■ **About this task**: Once the line containing "At frequency 1000 Hz, a partition has surface mass 67.1" is found, set down that line and each one after it exactly, through the end of the entries.

■ **Materials provided**:
● ● ● ●
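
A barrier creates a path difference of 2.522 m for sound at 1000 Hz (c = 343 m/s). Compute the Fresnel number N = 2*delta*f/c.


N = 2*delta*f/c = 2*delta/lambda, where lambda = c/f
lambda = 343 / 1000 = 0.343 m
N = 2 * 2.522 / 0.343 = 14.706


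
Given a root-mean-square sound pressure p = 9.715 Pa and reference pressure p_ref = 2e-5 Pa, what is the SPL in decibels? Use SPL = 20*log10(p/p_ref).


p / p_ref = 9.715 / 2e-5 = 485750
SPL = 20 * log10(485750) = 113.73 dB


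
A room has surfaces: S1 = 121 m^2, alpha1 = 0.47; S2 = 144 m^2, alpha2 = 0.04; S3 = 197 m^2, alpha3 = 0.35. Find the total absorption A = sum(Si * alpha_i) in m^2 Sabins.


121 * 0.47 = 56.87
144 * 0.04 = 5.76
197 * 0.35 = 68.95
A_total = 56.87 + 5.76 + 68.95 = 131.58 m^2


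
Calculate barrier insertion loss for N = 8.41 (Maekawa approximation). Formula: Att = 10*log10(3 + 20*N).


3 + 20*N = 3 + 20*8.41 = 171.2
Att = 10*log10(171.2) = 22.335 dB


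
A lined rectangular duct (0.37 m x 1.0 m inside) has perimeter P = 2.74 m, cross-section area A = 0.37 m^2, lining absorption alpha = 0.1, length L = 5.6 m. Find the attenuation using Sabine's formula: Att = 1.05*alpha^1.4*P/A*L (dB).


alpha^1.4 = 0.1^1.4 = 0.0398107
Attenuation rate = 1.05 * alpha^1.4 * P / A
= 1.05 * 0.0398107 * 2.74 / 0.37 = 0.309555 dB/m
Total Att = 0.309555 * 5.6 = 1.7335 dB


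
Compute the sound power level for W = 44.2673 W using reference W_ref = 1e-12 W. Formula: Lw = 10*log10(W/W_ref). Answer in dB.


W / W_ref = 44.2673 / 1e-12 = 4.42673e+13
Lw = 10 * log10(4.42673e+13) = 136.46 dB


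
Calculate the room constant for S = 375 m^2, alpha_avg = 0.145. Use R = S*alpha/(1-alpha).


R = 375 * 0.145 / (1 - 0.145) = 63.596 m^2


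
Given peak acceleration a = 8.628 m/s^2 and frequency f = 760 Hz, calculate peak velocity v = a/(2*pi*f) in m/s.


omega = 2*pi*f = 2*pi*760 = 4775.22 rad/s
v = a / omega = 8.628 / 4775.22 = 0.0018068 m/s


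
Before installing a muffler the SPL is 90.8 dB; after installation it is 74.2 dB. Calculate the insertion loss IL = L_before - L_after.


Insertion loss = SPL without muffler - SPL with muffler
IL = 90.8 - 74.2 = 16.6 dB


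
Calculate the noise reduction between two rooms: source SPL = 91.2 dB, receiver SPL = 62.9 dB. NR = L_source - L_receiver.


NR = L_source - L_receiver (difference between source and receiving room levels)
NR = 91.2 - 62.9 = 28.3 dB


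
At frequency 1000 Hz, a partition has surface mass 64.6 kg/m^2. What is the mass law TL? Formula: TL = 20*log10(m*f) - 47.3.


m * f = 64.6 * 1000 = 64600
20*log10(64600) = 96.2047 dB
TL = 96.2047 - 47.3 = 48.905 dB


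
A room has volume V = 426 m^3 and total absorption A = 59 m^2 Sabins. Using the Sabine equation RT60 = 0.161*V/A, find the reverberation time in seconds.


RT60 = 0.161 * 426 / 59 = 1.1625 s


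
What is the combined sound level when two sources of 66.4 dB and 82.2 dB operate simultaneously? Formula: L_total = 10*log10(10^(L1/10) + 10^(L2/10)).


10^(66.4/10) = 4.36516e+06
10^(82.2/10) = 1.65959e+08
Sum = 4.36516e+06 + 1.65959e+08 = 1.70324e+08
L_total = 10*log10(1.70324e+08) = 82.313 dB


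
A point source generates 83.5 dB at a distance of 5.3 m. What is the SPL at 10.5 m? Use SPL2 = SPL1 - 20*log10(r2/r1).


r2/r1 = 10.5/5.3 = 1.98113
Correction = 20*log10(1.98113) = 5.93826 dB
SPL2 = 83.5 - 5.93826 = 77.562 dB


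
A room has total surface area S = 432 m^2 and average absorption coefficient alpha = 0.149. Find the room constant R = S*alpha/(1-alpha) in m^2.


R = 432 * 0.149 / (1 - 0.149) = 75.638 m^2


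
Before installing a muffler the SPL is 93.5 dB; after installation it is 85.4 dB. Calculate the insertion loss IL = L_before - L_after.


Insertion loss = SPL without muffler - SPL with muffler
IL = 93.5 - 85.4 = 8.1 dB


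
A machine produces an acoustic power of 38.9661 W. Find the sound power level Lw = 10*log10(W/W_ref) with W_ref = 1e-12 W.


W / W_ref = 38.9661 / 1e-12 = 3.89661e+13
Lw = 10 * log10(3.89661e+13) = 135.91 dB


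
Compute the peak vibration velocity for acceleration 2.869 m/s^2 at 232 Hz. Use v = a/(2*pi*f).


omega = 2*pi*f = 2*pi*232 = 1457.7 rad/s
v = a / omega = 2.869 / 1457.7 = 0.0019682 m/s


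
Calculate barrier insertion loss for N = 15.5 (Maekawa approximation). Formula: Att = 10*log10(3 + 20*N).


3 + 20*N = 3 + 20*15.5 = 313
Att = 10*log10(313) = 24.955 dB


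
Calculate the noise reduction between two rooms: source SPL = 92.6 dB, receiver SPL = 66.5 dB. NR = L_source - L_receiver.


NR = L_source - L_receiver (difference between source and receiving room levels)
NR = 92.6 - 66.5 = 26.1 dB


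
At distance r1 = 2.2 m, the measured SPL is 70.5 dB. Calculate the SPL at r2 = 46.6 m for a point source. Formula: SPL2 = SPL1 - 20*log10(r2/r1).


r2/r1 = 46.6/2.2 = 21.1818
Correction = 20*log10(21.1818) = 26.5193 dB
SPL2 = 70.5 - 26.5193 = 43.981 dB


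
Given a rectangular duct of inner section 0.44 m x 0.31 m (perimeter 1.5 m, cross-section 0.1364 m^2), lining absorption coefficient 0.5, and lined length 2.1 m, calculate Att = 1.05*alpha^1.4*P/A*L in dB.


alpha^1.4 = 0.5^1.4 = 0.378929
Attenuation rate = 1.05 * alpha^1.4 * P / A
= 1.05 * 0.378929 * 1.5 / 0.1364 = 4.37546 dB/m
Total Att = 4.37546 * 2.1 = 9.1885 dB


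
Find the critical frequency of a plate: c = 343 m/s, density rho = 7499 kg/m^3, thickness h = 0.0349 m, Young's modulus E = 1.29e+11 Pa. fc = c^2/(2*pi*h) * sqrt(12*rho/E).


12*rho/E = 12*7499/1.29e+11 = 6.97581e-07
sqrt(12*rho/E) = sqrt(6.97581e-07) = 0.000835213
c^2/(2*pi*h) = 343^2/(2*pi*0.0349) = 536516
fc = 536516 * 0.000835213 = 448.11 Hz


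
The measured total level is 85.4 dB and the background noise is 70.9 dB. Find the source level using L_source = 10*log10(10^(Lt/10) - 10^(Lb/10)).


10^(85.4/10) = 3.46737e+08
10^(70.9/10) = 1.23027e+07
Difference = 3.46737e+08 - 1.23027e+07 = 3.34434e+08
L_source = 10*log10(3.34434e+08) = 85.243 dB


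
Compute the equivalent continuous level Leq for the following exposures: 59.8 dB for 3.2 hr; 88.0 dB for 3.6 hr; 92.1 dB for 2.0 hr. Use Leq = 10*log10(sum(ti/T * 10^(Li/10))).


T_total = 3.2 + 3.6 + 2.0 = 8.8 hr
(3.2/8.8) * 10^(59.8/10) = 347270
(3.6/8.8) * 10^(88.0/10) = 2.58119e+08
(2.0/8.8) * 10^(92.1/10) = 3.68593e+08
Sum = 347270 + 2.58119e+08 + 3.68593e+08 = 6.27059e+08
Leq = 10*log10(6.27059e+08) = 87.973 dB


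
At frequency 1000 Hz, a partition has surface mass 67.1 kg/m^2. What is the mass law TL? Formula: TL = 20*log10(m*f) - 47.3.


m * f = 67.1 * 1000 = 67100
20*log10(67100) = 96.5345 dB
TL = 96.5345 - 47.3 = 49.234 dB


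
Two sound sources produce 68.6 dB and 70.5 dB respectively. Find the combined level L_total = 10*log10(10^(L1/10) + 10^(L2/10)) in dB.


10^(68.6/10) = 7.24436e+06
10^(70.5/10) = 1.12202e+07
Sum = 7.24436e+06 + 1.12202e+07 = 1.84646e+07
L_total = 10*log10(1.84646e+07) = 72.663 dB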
● ● ● ●
■ **Solution for this exercise**:
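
At frequency 1000 Hz, a partition has surface mass 67.1 kg/m^2. What is the mass law TL? Formula: TL = 20*log10(m*f) - 47.3.


m * f = 67.1 * 1000 = 67100
20*log10(67100) = 96.5345 dB
TL = 96.5345 - 47.3 = 49.234 dB


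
Two sound sources produce 68.6 dB and 70.5 dB respectively. Find the combined level L_total = 10*log10(10^(L1/10) + 10^(L2/10)) in dB.


10^(68.6/10) = 7.24436e+06
10^(70.5/10) = 1.12202e+07
Sum = 7.24436e+06 + 1.12202e+07 = 1.84646e+07
L_total = 10*log10(1.84646e+07) = 72.663 dB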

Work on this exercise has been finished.